(Work to complete): Of the entries below, restate word for word only the section that runs from the line with "voice 0: D3:4" to the line with "voice 1: D4:2", counting both ends.
___ Data for analysis ___
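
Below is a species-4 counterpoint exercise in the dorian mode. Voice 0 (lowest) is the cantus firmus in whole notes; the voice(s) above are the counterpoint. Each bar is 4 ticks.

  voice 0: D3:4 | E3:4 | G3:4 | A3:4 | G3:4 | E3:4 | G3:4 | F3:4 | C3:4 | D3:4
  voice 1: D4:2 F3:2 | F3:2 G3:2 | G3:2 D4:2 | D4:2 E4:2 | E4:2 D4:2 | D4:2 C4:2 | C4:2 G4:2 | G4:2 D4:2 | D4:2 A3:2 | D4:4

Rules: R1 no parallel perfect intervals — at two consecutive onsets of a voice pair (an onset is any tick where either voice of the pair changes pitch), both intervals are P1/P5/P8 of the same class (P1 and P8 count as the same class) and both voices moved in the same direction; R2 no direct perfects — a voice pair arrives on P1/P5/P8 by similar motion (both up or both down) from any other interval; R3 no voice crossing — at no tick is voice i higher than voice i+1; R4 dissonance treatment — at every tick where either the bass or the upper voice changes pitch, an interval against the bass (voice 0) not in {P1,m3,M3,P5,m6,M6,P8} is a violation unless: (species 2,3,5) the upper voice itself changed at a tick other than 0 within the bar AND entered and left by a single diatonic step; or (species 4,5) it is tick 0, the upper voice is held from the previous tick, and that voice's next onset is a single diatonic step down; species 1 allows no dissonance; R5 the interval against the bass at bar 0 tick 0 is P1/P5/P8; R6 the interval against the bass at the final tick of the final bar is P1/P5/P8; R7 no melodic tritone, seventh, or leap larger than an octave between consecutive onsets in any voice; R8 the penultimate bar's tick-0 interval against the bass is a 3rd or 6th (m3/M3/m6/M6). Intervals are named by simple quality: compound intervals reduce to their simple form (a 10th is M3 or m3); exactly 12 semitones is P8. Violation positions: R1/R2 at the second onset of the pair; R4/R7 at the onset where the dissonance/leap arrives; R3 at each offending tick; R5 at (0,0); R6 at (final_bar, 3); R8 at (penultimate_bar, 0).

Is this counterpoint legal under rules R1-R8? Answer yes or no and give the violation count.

bar 0: v0=D3 v1=D4 (P8)
bar 1: v0=E3 v1=F3 (m2)
bar 2: v0=G3 v1=G3 (P1)
bar 3: v0=A3 v1=D4 (P4)
bar 4: v0=G3 v1=E4 (M6)
bar 5: v0=E3 v1=D4 (m7)
bar 6: v0=G3 v1=C4 (P4)
bar 7: v0=F3 v1=G4 (M2)
bar 8: v0=C3 v1=D4 (M2)
bar 9: v0=D3 v1=D4 (P8)
  R4 @ bar1.0: E3/F3 m2 untreated
  R4 @ bar3.0: A3/D4 P4 untreated
  R4 @ bar6.0: G3/C4 P4 untreated
  R4 @ bar7.0: F3/G4 M2 untreated
  R4 @ bar8.0: C3/D4 M2 untreated
  R8 @ bar8.0: penult M2 not 3rd/6th
  R2 @ bar9.0: C3/A3 M6 -> D3/D4 P8 similar

No (7 violations)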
___
(Solution to the exercise):
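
  voice 0: D3:4 | E3:4 | G3:4 | A3:4 | G3:4 | E3:4 | G3:4 | F3:4 | C3:4 | D3:4
  voice 1: D4:2 F3:2 | F3:2 G3:2 | G3:2 D4:2 | D4:2 E4:2 | E4:2 D4:2 | D4:2 C4:2 | C4:2 G4:2 | G4:2 D4:2 | D4:2 A3:2 | D4:4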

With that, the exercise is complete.